■ **TASK GOAL**
In the listing below, print exactly the lines between the line holding "Answer: 291" and the line holding "Answer: 563895", inclusive, and no more.

■ **INFORMATION**
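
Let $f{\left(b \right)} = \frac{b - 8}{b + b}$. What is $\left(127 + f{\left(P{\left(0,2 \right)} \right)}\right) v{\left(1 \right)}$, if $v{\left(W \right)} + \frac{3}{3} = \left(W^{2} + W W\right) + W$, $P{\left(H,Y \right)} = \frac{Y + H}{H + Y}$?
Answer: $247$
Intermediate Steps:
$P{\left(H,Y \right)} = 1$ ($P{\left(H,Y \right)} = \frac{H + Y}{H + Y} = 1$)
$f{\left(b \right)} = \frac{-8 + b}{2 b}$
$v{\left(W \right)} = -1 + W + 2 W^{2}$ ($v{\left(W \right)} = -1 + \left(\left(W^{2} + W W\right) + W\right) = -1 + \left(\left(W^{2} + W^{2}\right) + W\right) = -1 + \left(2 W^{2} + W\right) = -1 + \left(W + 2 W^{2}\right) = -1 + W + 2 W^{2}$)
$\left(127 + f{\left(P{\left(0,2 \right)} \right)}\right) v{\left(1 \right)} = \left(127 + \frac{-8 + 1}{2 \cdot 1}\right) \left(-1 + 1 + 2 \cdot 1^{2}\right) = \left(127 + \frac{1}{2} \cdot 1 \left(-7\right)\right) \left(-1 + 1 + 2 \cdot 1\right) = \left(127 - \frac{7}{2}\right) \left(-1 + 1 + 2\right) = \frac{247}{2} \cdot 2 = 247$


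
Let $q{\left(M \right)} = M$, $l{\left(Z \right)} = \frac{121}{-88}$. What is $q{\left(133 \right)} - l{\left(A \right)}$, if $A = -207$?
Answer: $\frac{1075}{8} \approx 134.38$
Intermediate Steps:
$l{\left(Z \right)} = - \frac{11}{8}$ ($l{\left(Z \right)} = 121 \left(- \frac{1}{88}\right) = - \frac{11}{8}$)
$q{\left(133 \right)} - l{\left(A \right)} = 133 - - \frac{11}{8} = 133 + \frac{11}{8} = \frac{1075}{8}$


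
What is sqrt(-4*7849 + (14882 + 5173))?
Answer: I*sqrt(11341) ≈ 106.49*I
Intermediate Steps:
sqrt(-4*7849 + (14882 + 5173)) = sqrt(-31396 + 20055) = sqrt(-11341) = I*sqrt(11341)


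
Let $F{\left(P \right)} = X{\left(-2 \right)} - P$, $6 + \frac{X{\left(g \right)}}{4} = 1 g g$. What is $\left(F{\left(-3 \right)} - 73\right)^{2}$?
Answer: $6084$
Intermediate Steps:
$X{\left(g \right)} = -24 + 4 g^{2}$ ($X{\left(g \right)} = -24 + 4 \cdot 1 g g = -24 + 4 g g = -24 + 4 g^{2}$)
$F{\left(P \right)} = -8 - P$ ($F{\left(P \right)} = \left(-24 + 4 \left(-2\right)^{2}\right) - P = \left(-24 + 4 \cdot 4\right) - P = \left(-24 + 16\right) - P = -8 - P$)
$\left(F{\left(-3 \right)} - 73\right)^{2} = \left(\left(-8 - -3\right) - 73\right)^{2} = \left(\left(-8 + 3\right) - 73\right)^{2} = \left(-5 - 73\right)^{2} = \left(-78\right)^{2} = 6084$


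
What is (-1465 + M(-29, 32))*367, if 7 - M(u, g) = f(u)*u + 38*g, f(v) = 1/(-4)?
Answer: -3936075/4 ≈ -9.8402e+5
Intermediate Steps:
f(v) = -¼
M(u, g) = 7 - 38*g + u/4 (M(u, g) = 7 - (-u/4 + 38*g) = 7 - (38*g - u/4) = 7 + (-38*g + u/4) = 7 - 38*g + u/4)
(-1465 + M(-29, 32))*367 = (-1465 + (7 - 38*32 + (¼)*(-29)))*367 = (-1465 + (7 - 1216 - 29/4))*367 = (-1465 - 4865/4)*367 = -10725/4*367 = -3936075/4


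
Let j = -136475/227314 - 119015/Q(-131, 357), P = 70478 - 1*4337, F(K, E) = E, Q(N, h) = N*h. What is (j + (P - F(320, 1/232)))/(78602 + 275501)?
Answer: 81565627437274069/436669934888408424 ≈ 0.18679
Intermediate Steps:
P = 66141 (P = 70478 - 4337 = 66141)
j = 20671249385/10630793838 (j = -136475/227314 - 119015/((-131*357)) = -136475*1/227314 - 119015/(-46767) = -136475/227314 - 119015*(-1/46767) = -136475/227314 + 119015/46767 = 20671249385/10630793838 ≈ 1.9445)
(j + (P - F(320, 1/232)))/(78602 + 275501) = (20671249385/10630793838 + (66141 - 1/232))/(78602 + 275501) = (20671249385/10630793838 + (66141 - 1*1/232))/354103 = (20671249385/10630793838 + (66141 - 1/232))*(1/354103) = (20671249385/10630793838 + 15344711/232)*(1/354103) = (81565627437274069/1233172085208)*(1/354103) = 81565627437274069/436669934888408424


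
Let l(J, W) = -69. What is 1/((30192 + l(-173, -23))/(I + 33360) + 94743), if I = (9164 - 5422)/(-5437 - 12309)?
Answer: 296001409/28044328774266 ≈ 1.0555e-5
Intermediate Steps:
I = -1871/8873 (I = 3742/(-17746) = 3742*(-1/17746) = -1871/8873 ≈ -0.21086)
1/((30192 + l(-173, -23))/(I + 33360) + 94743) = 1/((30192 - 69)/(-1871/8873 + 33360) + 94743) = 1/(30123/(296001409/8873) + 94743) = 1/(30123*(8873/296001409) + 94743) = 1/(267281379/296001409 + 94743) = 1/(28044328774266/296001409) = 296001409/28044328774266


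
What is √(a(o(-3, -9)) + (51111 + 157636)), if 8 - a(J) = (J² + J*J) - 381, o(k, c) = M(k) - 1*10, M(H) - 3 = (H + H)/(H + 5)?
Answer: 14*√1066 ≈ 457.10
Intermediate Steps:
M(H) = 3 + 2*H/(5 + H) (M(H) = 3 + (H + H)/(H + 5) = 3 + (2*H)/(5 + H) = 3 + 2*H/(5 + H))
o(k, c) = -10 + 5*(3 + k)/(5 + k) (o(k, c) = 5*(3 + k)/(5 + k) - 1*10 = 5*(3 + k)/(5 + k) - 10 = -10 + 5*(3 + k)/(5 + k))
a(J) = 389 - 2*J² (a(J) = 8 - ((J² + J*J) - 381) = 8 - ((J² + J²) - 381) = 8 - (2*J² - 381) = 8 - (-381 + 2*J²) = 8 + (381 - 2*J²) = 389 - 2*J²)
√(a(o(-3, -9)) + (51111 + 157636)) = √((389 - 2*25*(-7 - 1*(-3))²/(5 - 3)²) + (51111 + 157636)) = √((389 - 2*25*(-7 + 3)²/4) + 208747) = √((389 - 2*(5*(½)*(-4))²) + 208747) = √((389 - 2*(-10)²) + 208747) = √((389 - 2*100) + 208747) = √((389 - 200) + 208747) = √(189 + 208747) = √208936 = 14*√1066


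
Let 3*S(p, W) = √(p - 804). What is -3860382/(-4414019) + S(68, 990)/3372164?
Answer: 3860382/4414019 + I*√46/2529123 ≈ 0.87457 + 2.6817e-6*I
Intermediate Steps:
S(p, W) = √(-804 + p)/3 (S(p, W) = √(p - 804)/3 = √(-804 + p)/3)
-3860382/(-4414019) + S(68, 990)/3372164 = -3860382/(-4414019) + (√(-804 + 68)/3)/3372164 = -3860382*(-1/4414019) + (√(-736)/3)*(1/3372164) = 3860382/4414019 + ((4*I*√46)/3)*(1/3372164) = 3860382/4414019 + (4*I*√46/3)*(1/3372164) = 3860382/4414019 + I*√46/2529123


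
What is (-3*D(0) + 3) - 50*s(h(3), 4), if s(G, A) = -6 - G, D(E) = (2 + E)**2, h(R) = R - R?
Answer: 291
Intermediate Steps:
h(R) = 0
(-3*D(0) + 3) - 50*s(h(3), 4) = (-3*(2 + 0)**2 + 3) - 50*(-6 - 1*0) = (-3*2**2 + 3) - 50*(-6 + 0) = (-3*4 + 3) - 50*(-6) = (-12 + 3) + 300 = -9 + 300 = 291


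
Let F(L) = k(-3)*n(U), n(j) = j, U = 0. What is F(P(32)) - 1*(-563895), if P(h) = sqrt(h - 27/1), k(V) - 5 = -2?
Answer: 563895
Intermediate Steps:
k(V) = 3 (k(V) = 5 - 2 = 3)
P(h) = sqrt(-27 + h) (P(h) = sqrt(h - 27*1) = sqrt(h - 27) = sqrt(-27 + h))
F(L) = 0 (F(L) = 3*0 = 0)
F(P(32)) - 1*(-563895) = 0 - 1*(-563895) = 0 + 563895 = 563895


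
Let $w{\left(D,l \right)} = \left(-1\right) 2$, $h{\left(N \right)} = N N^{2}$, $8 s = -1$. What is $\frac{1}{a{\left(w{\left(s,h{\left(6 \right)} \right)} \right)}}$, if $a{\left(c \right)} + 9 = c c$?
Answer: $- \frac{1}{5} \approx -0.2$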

■ **REPLY**
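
Answer: 291
Intermediate Steps:
h(R) = 0
(-3*D(0) + 3) - 50*s(h(3), 4) = (-3*(2 + 0)**2 + 3) - 50*(-6 - 1*0) = (-3*2**2 + 3) - 50*(-6 + 0) = (-3*4 + 3) - 50*(-6) = (-12 + 3) + 300 = -9 + 300 = 291


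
Let F(L) = k(-3)*n(U), n(j) = j, U = 0. What is F(P(32)) - 1*(-563895), if P(h) = sqrt(h - 27/1), k(V) - 5 = -2?
Answer: 563895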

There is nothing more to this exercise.